* _THE TASK_
Beginning with the first line of the entries below, quote each line until you reach and include the line with "Let J(h, D)".

Stored data entries:
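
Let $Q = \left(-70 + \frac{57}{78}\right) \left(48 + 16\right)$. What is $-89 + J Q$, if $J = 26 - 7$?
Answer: $- \frac{1096165}{13} \approx -84320.0$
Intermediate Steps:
$J = 19$ ($J = 26 - 7 = 19$)
$Q = - \frac{57632}{13}$ ($Q = \left(-70 + 57 \cdot \frac{1}{78}\right) 64 = \left(-70 + \frac{19}{26}\right) 64 = \left(- \frac{1801}{26}\right) 64 = - \frac{57632}{13} \approx -4433.2$)
$-89 + J Q = -89 + 19 \left(- \frac{57632}{13}\right) = -89 - \frac{1095008}{13} = - \frac{1096165}{13}$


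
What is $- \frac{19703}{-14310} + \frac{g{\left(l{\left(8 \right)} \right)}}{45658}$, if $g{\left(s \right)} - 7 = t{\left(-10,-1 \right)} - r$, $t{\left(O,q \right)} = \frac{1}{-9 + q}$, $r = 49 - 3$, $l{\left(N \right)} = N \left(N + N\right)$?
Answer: $\frac{899040053}{653365980} \approx 1.376$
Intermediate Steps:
$l{\left(N \right)} = 2 N^{2}$ ($l{\left(N \right)} = N 2 N = 2 N^{2}$)
$r = 46$ ($r = 49 - 3 = 46$)
$g{\left(s \right)} = - \frac{391}{10}$ ($g{\left(s \right)} = 7 + \left(\frac{1}{-9 - 1} - 46\right) = 7 - \left(46 - \frac{1}{-10}\right) = 7 - \frac{461}{10} = - \frac{391}{10}$)
$- \frac{19703}{-14310} + \frac{g{\left(l{\left(8 \right)} \right)}}{45658} = - \frac{19703}{-14310} - \frac{391}{10 \cdot 45658} = \left(-19703\right) \left(- \frac{1}{14310}\right) - \frac{391}{456580} = \frac{19703}{14310} - \frac{391}{456580} = \frac{899040053}{653365980}$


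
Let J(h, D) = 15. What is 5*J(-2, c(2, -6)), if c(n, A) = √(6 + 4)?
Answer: 75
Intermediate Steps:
c(n, A) = √10
5*J(-2, c(2, -6)) = 5*15 = 75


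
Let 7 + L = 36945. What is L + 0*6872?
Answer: 36938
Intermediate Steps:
L = 36938 (L = -7 + 36945 = 36938)
L + 0*6872 = 36938 + 0*6872 = 36938 + 0 = 36938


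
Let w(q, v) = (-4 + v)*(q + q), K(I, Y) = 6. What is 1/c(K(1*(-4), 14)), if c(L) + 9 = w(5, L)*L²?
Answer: 1/711 ≈ 0.0014065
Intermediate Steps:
w(q, v) = 2*q*(-4 + v) (w(q, v) = (-4 + v)*(2*q) = 2*q*(-4 + v))
c(L) = -9 + L²*(-40 + 10*L) (c(L) = -9 + (2*5*(-4 + L))*L² = -9 + (-40 + 10*L)*L² = -9 + L²*(-40 + 10*L))
1/c(K(1*(-4), 14)) = 1/(-9 + 10*6²*(-4 + 6)) = 1/(-9 + 10*36*2) = 1/(-9 + 720) = 1/711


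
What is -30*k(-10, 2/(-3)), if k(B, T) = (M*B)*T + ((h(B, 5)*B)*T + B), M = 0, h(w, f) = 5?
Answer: -700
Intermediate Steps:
k(B, T) = B + 5*B*T (k(B, T) = (0*B)*T + ((5*B)*T + B) = 0*T + (5*B*T + B) = 0 + (B + 5*B*T) = B + 5*B*T)
-30*k(-10, 2/(-3)) = -(-300)*(1 + 5*(2/(-3))) = -(-300)*(1 + 5*(2*(-⅓))) = -(-300)*(1 + 5*(-⅔)) = -(-300)*(1 - 10/3) = -(-300)*(-7)/3 = -30*70/3 = -700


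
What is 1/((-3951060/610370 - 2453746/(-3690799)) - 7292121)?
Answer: -225275298563/1642736043920057215 ≈ -1.3713e-7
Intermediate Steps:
1/((-3951060/610370 - 2453746/(-3690799)) - 7292121) = 1/((-3951060*1/610370 - 2453746*(-1/3690799)) - 7292121) = 1/((-395106/61037 + 2453746/3690799) - 7292121) = 1/(-1308487535092/225275298563 - 7292121) = 1/(-1642736043920057215/225275298563) = -225275298563/1642736043920057215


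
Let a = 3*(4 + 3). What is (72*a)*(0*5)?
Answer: 0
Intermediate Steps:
a = 21 (a = 3*7 = 21)
(72*a)*(0*5) = (72*21)*(0*5) = 1512*0 = 0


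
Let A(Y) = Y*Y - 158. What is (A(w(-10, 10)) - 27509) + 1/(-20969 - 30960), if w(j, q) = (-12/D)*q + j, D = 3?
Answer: -1306897144/51929 ≈ -25167.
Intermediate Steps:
w(j, q) = j - 4*q (w(j, q) = (-12/3)*q + j = (-12*⅓)*q + j = -4*q + j = j - 4*q)
A(Y) = -158 + Y² (A(Y) = Y² - 158 = -158 + Y²)
(A(w(-10, 10)) - 27509) + 1/(-20969 - 30960) = ((-158 + (-10 - 4*10)²) - 27509) + 1/(-20969 - 30960) = ((-158 + (-10 - 40)²) - 27509) + 1/(-51929) = ((-158 + (-50)²) - 27509) - 1/51929 = ((-158 + 2500) - 27509) - 1/51929 = (2342 - 27509) - 1/51929 = -25167 - 1/51929 = -1306897144/51929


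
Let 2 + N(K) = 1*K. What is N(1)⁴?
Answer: 1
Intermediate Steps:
N(K) = -2 + K (N(K) = -2 + 1*K = -2 + K)
N(1)⁴ = (-2 + 1)⁴ = (-1)⁴ = 1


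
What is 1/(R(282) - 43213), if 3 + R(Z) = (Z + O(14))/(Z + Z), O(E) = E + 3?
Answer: -564/24373525 ≈ -2.3140e-5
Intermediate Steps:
O(E) = 3 + E
R(Z) = -3 + (17 + Z)/(2*Z) (R(Z) = -3 + (Z + (3 + 14))/(Z + Z) = -3 + (Z + 17)/((2*Z)) = -3 + (17 + Z)*(1/(2*Z)) = -3 + (17 + Z)/(2*Z))
1/(R(282) - 43213) = 1/((½)*(17 - 5*282)/282 - 43213) = 1/((½)*(1/282)*(17 - 1410) - 43213) = 1/((½)*(1/282)*(-1393) - 43213) = 1/(-1393/564 - 43213) = 1/(-24373525/564) = -564/24373525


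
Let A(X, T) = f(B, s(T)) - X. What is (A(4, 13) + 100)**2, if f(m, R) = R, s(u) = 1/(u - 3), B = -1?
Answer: 923521/100 ≈ 9235.2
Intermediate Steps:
s(u) = 1/(-3 + u)
A(X, T) = 1/(-3 + T) - X
(A(4, 13) + 100)**2 = ((1 - 1*4*(-3 + 13))/(-3 + 13) + 100)**2 = ((1 - 1*4*10)/10 + 100)**2 = ((1 - 40)/10 + 100)**2 = ((1/10)*(-39) + 100)**2 = (-39/10 + 100)**2 = (961/10)**2 = 923521/100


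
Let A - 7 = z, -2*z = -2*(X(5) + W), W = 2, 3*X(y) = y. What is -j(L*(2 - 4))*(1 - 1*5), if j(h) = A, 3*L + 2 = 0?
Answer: 128/3 ≈ 42.667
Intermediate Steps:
L = -⅔ (L = -⅔ + (⅓)*0 = -⅔ + 0 = -⅔ ≈ -0.66667)
X(y) = y/3
z = 11/3 (z = -(-1)*((⅓)*5 + 2) = -(-1)*(5/3 + 2) = -(-1)*11/3 = -½*(-22/3) = 11/3 ≈ 3.6667)
A = 32/3 (A = 7 + 11/3 = 32/3 ≈ 10.667)
j(h) = 32/3
-j(L*(2 - 4))*(1 - 1*5) = -32*(1 - 1*5)/3 = -32*(1 - 5)/3 = -32*(-4)/3 = -1*(-128/3) = 128/3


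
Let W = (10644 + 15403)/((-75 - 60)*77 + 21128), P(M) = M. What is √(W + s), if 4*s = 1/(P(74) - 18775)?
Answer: 57*√120369480860935/401435666 ≈ 1.5578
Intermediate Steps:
W = 26047/10733 (W = 26047/(-135*77 + 21128) = 26047/(-10395 + 21128) = 26047/10733 ≈ 2.4268)
s = -1/74804 (s = 1/(4*(74 - 18775)) = (¼)/(-18701) = (¼)*(-1/18701) = -1/74804 ≈ -1.3368e-5)
√(W + s) = √(26047/10733 - 1/74804) = √(1948409055/802871332) = 57*√120369480860935/401435666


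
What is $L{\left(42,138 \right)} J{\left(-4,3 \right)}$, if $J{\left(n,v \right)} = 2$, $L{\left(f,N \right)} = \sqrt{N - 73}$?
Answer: $2 \sqrt{65} \approx 16.125$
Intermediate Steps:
$L{\left(f,N \right)} = \sqrt{-73 + N}$
$L{\left(42,138 \right)} J{\left(-4,3 \right)} = \sqrt{-73 + 138} \cdot 2 = \sqrt{65} \cdot 2 = 2 \sqrt{65}$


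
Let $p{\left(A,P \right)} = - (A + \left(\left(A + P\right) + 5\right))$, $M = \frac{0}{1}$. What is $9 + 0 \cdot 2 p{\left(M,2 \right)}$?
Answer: $9$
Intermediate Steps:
$M = 0$ ($M = 0 \cdot 1 = 0$)
$p{\left(A,P \right)} = -5 - P - 2 A$ ($p{\left(A,P \right)} = - (A + \left(5 + A + P\right)) = - (5 + P + 2 A) = -5 - P - 2 A$)
$9 + 0 \cdot 2 p{\left(M,2 \right)} = 9 + 0 \cdot 2 \left(-5 - 2 - 0\right) = 9 + 0 \left(-5 - 2 + 0\right) = 9 + 0 \left(-7\right) = 9 + 0 = 9$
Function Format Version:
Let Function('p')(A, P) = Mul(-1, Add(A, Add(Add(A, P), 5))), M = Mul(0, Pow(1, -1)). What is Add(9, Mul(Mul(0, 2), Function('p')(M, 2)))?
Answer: 9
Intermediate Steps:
M = 0 (M = Mul(0, 1) = 0)
Function('p')(A, P) = Add(-5, Mul(-1, P), Mul(-2, A)) (Function('p')(A, P) = Mul(-1, Add(A, Add(5, A, P))) = Mul(-1, Add(5, P, Mul(2, A))) = Add(-5, Mul(-1, P), Mul(-2, A)))
Add(9, Mul(Mul(0, 2), Function('p')(M, 2))) = Add(9, Mul(Mul(0, 2), Add(-5, Mul(-1, 2), Mul(-2, 0)))) = Add(9, Mul(0, Add(-5, -2, 0))) = Add(9, Mul(0, -7)) = Add(9, 0) = 9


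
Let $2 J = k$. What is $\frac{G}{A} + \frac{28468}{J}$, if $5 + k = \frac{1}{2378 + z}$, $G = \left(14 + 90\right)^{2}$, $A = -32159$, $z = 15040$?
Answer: $- \frac{31893383979056}{2800695151} \approx -11388.0$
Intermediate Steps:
$G = 10816$ ($G = 104^{2} = 10816$)
$k = - \frac{87089}{17418}$ ($k = -5 + \frac{1}{2378 + 15040} = -5 + \frac{1}{17418} = - \frac{87089}{17418} \approx -4.9999$)
$J = - \frac{87089}{34836}$ ($J = \frac{1}{2} \left(- \frac{87089}{17418}\right) = - \frac{87089}{34836} \approx -2.5$)
$\frac{G}{A} + \frac{28468}{J} = \frac{10816}{-32159} + \frac{28468}{- \frac{87089}{34836}} = 10816 \left(- \frac{1}{32159}\right) + 28468 \left(- \frac{34836}{87089}\right) = - \frac{10816}{32159} - \frac{991711248}{87089} = - \frac{31893383979056}{2800695151}$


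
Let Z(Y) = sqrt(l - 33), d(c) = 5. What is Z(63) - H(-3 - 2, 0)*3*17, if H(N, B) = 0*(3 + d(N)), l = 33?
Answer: 0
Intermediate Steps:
Z(Y) = 0 (Z(Y) = sqrt(33 - 33) = sqrt(0) = 0)
H(N, B) = 0 (H(N, B) = 0*(3 + 5) = 0*8 = 0)
Z(63) - H(-3 - 2, 0)*3*17 = 0 - 0*3*17 = 0 - 0*17 = 0 - 1*0 = 0 + 0 = 0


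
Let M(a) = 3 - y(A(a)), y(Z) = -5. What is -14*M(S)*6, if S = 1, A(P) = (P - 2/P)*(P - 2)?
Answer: -672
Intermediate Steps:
A(P) = (-2 + P)*(P - 2/P) (A(P) = (P - 2/P)*(-2 + P) = (-2 + P)*(P - 2/P))
M(a) = 8 (M(a) = 3 - 1*(-5) = 3 + 5 = 8)
-14*M(S)*6 = -14*8*6 = -112*6 = -672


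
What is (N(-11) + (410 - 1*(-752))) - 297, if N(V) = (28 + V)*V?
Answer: 678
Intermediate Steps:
N(V) = V*(28 + V)
(N(-11) + (410 - 1*(-752))) - 297 = (-11*(28 - 11) + (410 - 1*(-752))) - 297 = (-11*17 + (410 + 752)) - 297 = (-187 + 1162) - 297 = 975 - 297 = 678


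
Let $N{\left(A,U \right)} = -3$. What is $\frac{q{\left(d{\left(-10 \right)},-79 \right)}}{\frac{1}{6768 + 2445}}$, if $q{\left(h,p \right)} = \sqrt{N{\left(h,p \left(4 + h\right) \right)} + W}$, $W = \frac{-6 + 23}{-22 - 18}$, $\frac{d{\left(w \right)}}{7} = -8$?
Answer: $\frac{9213 i \sqrt{1370}}{20} \approx 17050.0 i$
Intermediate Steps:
$d{\left(w \right)} = -56$ ($d{\left(w \right)} = 7 \left(-8\right) = -56$)
$W = - \frac{17}{40}$ ($W = \frac{17}{-40} = 17 \left(- \frac{1}{40}\right) = - \frac{17}{40} \approx -0.425$)
$q{\left(h,p \right)} = \frac{i \sqrt{1370}}{20}$ ($q{\left(h,p \right)} = \sqrt{-3 - \frac{17}{40}} = \sqrt{- \frac{137}{40}} = \frac{i \sqrt{1370}}{20}$)
$\frac{q{\left(d{\left(-10 \right)},-79 \right)}}{\frac{1}{6768 + 2445}} = \frac{\frac{1}{20} i \sqrt{1370}}{\frac{1}{6768 + 2445}} = \frac{\frac{1}{20} i \sqrt{1370}}{\frac{1}{9213}} = \frac{i \sqrt{1370}}{20} \frac{1}{\frac{1}{9213}} = \frac{i \sqrt{1370}}{20} \cdot 9213 = \frac{9213 i \sqrt{1370}}{20}$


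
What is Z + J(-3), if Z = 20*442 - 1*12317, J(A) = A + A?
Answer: -3483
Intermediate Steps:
J(A) = 2*A
Z = -3477 (Z = 8840 - 12317 = -3477)
Z + J(-3) = -3477 + 2*(-3) = -3477 - 6 = -3483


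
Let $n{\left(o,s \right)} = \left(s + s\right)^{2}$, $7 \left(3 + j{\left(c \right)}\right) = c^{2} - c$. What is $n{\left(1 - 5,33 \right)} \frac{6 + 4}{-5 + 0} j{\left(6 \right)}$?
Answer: $- \frac{78408}{7} \approx -11201.0$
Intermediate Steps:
$j{\left(c \right)} = -3 - \frac{c}{7} + \frac{c^{2}}{7}$ ($j{\left(c \right)} = -3 + \frac{c^{2} - c}{7} = -3 + \left(- \frac{c}{7} + \frac{c^{2}}{7}\right) = -3 - \frac{c}{7} + \frac{c^{2}}{7}$)
$n{\left(o,s \right)} = 4 s^{2}$ ($n{\left(o,s \right)} = \left(2 s\right)^{2} = 4 s^{2}$)
$n{\left(1 - 5,33 \right)} \frac{6 + 4}{-5 + 0} j{\left(6 \right)} = 4 \cdot 33^{2} \frac{6 + 4}{-5 + 0} \left(-3 - \frac{6}{7} + \frac{6^{2}}{7}\right) = 4 \cdot 1089 \frac{10}{-5} \left(-3 - \frac{6}{7} + \frac{1}{7} \cdot 36\right) = 4356 \cdot 10 \left(- \frac{1}{5}\right) \left(-3 - \frac{6}{7} + \frac{36}{7}\right) = 4356 \left(\left(-2\right) \frac{9}{7}\right) = 4356 \left(- \frac{18}{7}\right) = - \frac{78408}{7}$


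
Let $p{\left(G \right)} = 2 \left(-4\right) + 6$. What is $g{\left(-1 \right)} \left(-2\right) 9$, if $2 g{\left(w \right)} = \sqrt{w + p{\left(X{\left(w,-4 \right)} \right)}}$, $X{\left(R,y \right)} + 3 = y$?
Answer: $- 9 i \sqrt{3} \approx - 15.588 i$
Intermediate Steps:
$X{\left(R,y \right)} = -3 + y$
$p{\left(G \right)} = -2$ ($p{\left(G \right)} = -8 + 6 = -2$)
$g{\left(w \right)} = \frac{\sqrt{-2 + w}}{2}$ ($g{\left(w \right)} = \frac{\sqrt{w - 2}}{2} = \frac{\sqrt{-2 + w}}{2}$)
$g{\left(-1 \right)} \left(-2\right) 9 = \frac{\sqrt{-2 - 1}}{2} \left(-2\right) 9 = \frac{\sqrt{-3}}{2} \left(-2\right) 9 = \frac{i \sqrt{3}}{2} \left(-2\right) 9 = - i \sqrt{3} \cdot 9 = - 9 i \sqrt{3}$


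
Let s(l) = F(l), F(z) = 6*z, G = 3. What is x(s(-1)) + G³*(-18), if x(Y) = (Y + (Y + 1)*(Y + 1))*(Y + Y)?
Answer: -714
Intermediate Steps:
s(l) = 6*l
x(Y) = 2*Y*(Y + (1 + Y)²) (x(Y) = (Y + (1 + Y)*(1 + Y))*(2*Y) = (Y + (1 + Y)²)*(2*Y) = 2*Y*(Y + (1 + Y)²))
x(s(-1)) + G³*(-18) = 2*(6*(-1))*(6*(-1) + (1 + 6*(-1))²) + 3³*(-18) = 2*(-6)*(-6 + (1 - 6)²) + 27*(-18) = 2*(-6)*(-6 + (-5)²) - 486 = 2*(-6)*(-6 + 25) - 486 = 2*(-6)*19 - 486 = -228 - 486 = -714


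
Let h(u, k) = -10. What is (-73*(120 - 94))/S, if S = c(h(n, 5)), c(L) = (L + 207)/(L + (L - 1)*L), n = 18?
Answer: -189800/197 ≈ -963.45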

* _ANSWER BOX_
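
Let $Q = \left(-70 + \frac{57}{78}\right) \left(48 + 16\right)$. What is $-89 + J Q$, if $J = 26 - 7$?
Answer: $- \frac{1096165}{13} \approx -84320.0$
Intermediate Steps:
$J = 19$ ($J = 26 - 7 = 19$)
$Q = - \frac{57632}{13}$ ($Q = \left(-70 + 57 \cdot \frac{1}{78}\right) 64 = \left(-70 + \frac{19}{26}\right) 64 = \left(- \frac{1801}{26}\right) 64 = - \frac{57632}{13} \approx -4433.2$)
$-89 + J Q = -89 + 19 \left(- \frac{57632}{13}\right) = -89 - \frac{1095008}{13} = - \frac{1096165}{13}$


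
What is $- \frac{19703}{-14310} + \frac{g{\left(l{\left(8 \right)} \right)}}{45658}$, if $g{\left(s \right)} - 7 = t{\left(-10,-1 \right)} - r$, $t{\left(O,q \right)} = \frac{1}{-9 + q}$, $r = 49 - 3$, $l{\left(N \right)} = N \left(N + N\right)$?
Answer: $\frac{899040053}{653365980} \approx 1.376$
Intermediate Steps:
$l{\left(N \right)} = 2 N^{2}$ ($l{\left(N \right)} = N 2 N = 2 N^{2}$)
$r = 46$ ($r = 49 - 3 = 46$)
$g{\left(s \right)} = - \frac{391}{10}$ ($g{\left(s \right)} = 7 + \left(\frac{1}{-9 - 1} - 46\right) = 7 - \left(46 - \frac{1}{-10}\right) = 7 - \frac{461}{10} = - \frac{391}{10}$)
$- \frac{19703}{-14310} + \frac{g{\left(l{\left(8 \right)} \right)}}{45658} = - \frac{19703}{-14310} - \frac{391}{10 \cdot 45658} = \left(-19703\right) \left(- \frac{1}{14310}\right) - \frac{391}{456580} = \frac{19703}{14310} - \frac{391}{456580} = \frac{899040053}{653365980}$


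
Let J(h, D) = 15. What is 5*J(-2, c(2, -6)), if c(n, A) = √(6 + 4)?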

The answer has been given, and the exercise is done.